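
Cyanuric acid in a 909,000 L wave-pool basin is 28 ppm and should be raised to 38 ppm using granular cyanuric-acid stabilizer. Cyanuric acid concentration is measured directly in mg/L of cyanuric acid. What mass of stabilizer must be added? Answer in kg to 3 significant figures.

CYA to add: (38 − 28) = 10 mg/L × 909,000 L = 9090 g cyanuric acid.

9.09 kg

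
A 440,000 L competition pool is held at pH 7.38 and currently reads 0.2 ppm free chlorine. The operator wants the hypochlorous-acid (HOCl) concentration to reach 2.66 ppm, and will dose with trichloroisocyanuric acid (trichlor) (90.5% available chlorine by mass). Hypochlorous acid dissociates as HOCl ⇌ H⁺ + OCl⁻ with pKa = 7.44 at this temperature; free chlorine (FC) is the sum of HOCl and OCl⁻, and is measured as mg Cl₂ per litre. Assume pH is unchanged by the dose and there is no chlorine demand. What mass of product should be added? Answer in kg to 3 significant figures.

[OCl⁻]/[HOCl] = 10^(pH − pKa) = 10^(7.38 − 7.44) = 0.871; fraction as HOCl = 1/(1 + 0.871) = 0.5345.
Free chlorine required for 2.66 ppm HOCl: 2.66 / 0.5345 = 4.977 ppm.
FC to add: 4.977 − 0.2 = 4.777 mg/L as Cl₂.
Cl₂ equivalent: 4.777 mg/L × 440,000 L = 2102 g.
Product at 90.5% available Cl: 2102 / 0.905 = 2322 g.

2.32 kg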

....

ACTIVITY: Please output each record exactly as it appears above.

ANSWER BOX:
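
Cyanuric acid in a 909,000 L wave-pool basin is 28 ppm and should be raised to 38 ppm using granular cyanuric-acid stabilizer. Cyanuric acid concentration is measured directly in mg/L of cyanuric acid. What mass of stabilizer must be added? Answer in kg to 3 significant figures.

CYA to add: (38 − 28) = 10 mg/L × 909,000 L = 9090 g cyanuric acid.

9.09 kg

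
A 440,000 L competition pool is held at pH 7.38 and currently reads 0.2 ppm free chlorine. The operator wants the hypochlorous-acid (HOCl) concentration to reach 2.66 ppm, and will dose with trichloroisocyanuric acid (trichlor) (90.5% available chlorine by mass). Hypochlorous acid dissociates as HOCl ⇌ H⁺ + OCl⁻ with pKa = 7.44 at this temperature; free chlorine (FC) is the sum of HOCl and OCl⁻, and is measured as mg Cl₂ per litre. Assume pH is unchanged by the dose and there is no chlorine demand. What mass of product should be added? Answer in kg to 3 significant figures.

[OCl⁻]/[HOCl] = 10^(pH − pKa) = 10^(7.38 − 7.44) = 0.871; fraction as HOCl = 1/(1 + 0.871) = 0.5345.
Free chlorine required for 2.66 ppm HOCl: 2.66 / 0.5345 = 4.977 ppm.
FC to add: 4.977 − 0.2 = 4.777 mg/L as Cl₂.
Cl₂ equivalent: 4.777 mg/L × 440,000 L = 2102 g.
Product at 90.5% available Cl: 2102 / 0.905 = 2322 g.

2.32 kg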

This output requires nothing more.